Top of EXTRACTED DATA

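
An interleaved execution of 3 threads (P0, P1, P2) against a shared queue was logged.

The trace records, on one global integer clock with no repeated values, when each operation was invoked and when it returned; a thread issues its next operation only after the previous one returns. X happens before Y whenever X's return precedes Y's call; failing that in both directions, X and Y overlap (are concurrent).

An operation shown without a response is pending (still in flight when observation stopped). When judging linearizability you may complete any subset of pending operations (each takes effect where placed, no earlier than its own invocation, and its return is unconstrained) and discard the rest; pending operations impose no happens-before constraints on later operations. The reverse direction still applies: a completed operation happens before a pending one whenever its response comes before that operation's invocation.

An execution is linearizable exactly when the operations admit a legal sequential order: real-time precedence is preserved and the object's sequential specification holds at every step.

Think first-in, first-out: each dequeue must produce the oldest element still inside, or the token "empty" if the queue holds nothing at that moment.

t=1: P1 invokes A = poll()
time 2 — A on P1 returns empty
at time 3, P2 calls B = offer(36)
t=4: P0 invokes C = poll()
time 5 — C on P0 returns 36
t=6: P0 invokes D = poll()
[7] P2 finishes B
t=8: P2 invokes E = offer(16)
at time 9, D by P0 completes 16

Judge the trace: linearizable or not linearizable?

witness order: A, B, C, E, D
1. A poll() → empty, leaving queue <>
2. B offer(36), leaving queue <36>
3. C poll() → 36, leaving queue <>
4. E offer(16) (pending, included), leaving queue <16>
5. D poll() → 16, leaving queue <>

linearizable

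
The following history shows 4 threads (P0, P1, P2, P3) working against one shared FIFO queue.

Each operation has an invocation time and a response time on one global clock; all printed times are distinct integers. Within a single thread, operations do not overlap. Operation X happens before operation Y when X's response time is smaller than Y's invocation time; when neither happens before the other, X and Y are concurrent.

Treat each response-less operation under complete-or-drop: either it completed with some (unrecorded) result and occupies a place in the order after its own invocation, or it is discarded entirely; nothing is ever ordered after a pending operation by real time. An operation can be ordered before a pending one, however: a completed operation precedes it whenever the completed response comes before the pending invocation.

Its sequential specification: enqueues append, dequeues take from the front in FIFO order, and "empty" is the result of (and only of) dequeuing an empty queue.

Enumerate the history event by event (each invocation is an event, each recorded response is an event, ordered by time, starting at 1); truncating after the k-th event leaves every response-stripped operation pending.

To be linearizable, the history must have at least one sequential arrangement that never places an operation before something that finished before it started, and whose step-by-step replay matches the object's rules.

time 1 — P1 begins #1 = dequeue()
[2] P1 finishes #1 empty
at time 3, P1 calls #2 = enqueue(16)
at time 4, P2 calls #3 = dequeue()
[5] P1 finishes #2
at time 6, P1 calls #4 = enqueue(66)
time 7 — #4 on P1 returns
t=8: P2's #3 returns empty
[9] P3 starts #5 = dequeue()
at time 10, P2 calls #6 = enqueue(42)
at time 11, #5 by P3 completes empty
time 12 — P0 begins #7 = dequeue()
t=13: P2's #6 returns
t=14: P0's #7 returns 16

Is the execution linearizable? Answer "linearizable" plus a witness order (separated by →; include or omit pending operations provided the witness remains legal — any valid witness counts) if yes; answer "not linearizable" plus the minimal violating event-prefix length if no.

not linearizable — minimal violating prefix: 11 events

already the first 11 events (up to #5's response at time 11) admit no linearization; the first 10 still do
real-time-consistent orders of the 5 completed operations: 3 — all fail the FIFO queue replay
including or dropping the 1 pending operation (#6) in any combination fails
sample order #1, #2, #3, #4, #5 (pending dropped) stalls at step 3 — #3 dequeue() → empty has no legal effect
sample order #1, #2, #4, #3, #5 (pending dropped) stalls at step 4 — #3 dequeue() → empty has no legal effect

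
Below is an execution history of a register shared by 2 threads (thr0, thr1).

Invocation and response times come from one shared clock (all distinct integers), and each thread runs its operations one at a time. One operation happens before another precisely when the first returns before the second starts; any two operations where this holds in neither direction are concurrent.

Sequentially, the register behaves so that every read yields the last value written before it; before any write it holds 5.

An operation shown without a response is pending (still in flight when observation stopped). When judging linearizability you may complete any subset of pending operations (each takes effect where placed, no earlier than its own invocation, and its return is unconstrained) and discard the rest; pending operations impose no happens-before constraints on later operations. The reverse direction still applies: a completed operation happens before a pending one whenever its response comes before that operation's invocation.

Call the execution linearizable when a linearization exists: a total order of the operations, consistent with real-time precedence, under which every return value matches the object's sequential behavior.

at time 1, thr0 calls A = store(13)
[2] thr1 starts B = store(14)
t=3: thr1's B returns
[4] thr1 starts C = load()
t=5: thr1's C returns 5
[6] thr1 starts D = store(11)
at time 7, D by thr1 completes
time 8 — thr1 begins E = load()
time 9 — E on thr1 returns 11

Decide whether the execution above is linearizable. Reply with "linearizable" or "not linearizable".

prefix check: 1..4 passes, 1..5 fails once C's time-5 response joins
the completed operations (2 total) allow one real-time order; the register replay rejects it
include/drop combinations of the 1 pending operation (A) were all tried; none helps
for example B, C (pending dropped) fails at step 2: C load() → 5 is not legal there

not linearizable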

Bottom of EXTRACTED DATA

■ WHAT IS REQUIRED: For each line above that carries the word "invokes", copy it out.

■ PROBLEM SOLUTION:
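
t=1: P1 invokes A = poll()
t=4: P0 invokes C = poll()
t=6: P0 invokes D = poll()
t=8: P2 invokes E = offer(16)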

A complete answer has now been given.